Task objective
The response must restate the data exactly, with nothing left out.

▶

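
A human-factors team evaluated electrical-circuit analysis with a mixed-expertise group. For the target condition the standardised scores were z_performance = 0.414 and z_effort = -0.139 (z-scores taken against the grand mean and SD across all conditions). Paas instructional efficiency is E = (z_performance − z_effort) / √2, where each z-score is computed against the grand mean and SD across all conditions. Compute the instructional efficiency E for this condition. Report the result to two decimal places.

0.39

z_P − z_E = 0.414 − (-0.139) = 0.5530.
E = 0.5530 / √2 = 0.5530 / 1.41421 = 0.3910 ≈ 0.39.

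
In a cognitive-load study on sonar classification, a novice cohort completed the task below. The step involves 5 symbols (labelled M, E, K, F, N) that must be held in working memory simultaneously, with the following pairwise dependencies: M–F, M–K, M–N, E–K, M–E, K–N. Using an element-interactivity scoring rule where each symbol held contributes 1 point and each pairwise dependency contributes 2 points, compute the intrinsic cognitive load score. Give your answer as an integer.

17

Count of symbols held simultaneously: 5.
Count of pairwise dependencies listed: 6.
Element contribution: 5 × 1 = 5.
Interaction contribution: 6 × 2 = 12.
Intrinsic load = 5 + 12 = 17.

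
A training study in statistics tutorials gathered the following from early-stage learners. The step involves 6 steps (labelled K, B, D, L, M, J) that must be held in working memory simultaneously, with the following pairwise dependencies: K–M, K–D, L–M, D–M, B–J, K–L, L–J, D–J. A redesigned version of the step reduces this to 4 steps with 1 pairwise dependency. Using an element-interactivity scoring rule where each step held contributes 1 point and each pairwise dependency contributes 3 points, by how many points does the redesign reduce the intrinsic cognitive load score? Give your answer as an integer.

23

Original: 6 × 1 + 8 × 3 = 6 + 24 = 30.
Redesigned: 4 × 1 + 1 × 3 = 4 + 3 = 7.
Reduction = 30 − 7 = 23.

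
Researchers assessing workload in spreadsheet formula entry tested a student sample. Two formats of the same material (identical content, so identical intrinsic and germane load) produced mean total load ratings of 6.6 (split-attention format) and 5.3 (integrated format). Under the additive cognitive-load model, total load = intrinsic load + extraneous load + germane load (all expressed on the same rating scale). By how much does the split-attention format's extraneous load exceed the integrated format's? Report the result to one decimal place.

Intrinsic and germane load are equal across formats, so the difference in total load equals the difference in extraneous load.
Extraneous-load difference = 6.6 − 5.3 = 1.3.

1.3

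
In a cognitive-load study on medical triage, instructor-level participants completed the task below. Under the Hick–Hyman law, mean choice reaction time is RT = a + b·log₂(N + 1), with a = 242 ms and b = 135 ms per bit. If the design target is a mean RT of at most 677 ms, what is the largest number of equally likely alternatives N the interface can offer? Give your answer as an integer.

8

Set 242 + 135·log₂(N + 1) ≤ 677.
log₂(N + 1) ≤ (677 − 242) / 135 = 3.2222.
N + 1 ≤ 2^3.2222 = 9.3321.
N ≤ 8.3321, so the largest integer N is 8.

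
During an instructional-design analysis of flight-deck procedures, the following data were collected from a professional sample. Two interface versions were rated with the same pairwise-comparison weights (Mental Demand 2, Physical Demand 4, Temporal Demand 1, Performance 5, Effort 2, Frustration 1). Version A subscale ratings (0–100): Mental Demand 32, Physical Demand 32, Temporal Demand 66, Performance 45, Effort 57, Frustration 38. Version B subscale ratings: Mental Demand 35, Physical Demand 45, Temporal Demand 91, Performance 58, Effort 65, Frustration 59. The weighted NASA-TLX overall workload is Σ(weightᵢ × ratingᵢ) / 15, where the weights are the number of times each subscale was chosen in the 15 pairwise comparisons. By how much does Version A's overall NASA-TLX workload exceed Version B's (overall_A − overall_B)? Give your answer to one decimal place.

Version A weighted sum = 2·32 + 4·32 + 1·66 + 5·45 + 2·57 + 1·38 = 64 + 128 + 66 + 225 + 114 + 38 = 635; overall_A = 635/15 = 42.3333.
Version B weighted sum = 2·35 + 4·45 + 1·91 + 5·58 + 2·65 + 1·59 = 70 + 180 + 91 + 290 + 130 + 59 = 820; overall_B = 820/15 = 54.6667.
Difference = 42.3333 − 54.6667 = -12.3334 ≈ -12.3.

-12.3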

◀

Answer space
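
A human-factors team evaluated electrical-circuit analysis with a mixed-expertise group. For the target condition the standardised scores were z_performance = 0.414 and z_effort = -0.139 (z-scores taken against the grand mean and SD across all conditions). Paas instructional efficiency is E = (z_performance − z_effort) / √2, where each z-score is computed against the grand mean and SD across all conditions. Compute the instructional efficiency E for this condition. Report the result to two decimal places.

0.39

z_P − z_E = 0.414 − (-0.139) = 0.5530.
E = 0.5530 / √2 = 0.5530 / 1.41421 = 0.3910 ≈ 0.39.

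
In a cognitive-load study on sonar classification, a novice cohort completed the task below. The step involves 5 symbols (labelled M, E, K, F, N) that must be held in working memory simultaneously, with the following pairwise dependencies: M–F, M–K, M–N, E–K, M–E, K–N. Using an element-interactivity scoring rule where each symbol held contributes 1 point and each pairwise dependency contributes 2 points, compute the intrinsic cognitive load score. Give your answer as an integer.

17

Count of symbols held simultaneously: 5.
Count of pairwise dependencies listed: 6.
Element contribution: 5 × 1 = 5.
Interaction contribution: 6 × 2 = 12.
Intrinsic load = 5 + 12 = 17.

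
A training study in statistics tutorials gathered the following from early-stage learners. The step involves 6 steps (labelled K, B, D, L, M, J) that must be held in working memory simultaneously, with the following pairwise dependencies: K–M, K–D, L–M, D–M, B–J, K–L, L–J, D–J. A redesigned version of the step reduces this to 4 steps with 1 pairwise dependency. Using an element-interactivity scoring rule where each step held contributes 1 point and each pairwise dependency contributes 3 points, by how many points does the redesign reduce the intrinsic cognitive load score? Give your answer as an integer.

23

Original: 6 × 1 + 8 × 3 = 6 + 24 = 30.
Redesigned: 4 × 1 + 1 × 3 = 4 + 3 = 7.
Reduction = 30 − 7 = 23.

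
Researchers assessing workload in spreadsheet formula entry tested a student sample. Two formats of the same material (identical content, so identical intrinsic and germane load) produced mean total load ratings of 6.6 (split-attention format) and 5.3 (integrated format). Under the additive cognitive-load model, total load = intrinsic load + extraneous load + germane load (all expressed on the same rating scale). By how much does the split-attention format's extraneous load exceed the integrated format's? Report the result to one decimal place.

Intrinsic and germane load are equal across formats, so the difference in total load equals the difference in extraneous load.
Extraneous-load difference = 6.6 − 5.3 = 1.3.

1.3

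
In a cognitive-load study on medical triage, instructor-level participants completed the task below. Under the Hick–Hyman law, mean choice reaction time is RT = a + b·log₂(N + 1), with a = 242 ms and b = 135 ms per bit. If the design target is a mean RT of at most 677 ms, what is the largest number of equally likely alternatives N the interface can offer? Give your answer as an integer.

8

Set 242 + 135·log₂(N + 1) ≤ 677.
log₂(N + 1) ≤ (677 − 242) / 135 = 3.2222.
N + 1 ≤ 2^3.2222 = 9.3321.
N ≤ 8.3321, so the largest integer N is 8.

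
During an instructional-design analysis of flight-deck procedures, the following data were collected from a professional sample. Two interface versions were rated with the same pairwise-comparison weights (Mental Demand 2, Physical Demand 4, Temporal Demand 1, Performance 5, Effort 2, Frustration 1). Version A subscale ratings (0–100): Mental Demand 32, Physical Demand 32, Temporal Demand 66, Performance 45, Effort 57, Frustration 38. Version B subscale ratings: Mental Demand 35, Physical Demand 45, Temporal Demand 91, Performance 58, Effort 65, Frustration 59. The weighted NASA-TLX overall workload is Σ(weightᵢ × ratingᵢ) / 15, where the weights are the number of times each subscale was chosen in the 15 pairwise comparisons. By how much does Version A's overall NASA-TLX workload exceed Version B's (overall_A − overall_B)? Give your answer to one decimal place.

Version A weighted sum = 2·32 + 4·32 + 1·66 + 5·45 + 2·57 + 1·38 = 64 + 128 + 66 + 225 + 114 + 38 = 635; overall_A = 635/15 = 42.3333.
Version B weighted sum = 2·35 + 4·45 + 1·91 + 5·58 + 2·65 + 1·59 = 70 + 180 + 91 + 290 + 130 + 59 = 820; overall_B = 820/15 = 54.6667.
Difference = 42.3333 − 54.6667 = -12.3334 ≈ -12.3.

-12.3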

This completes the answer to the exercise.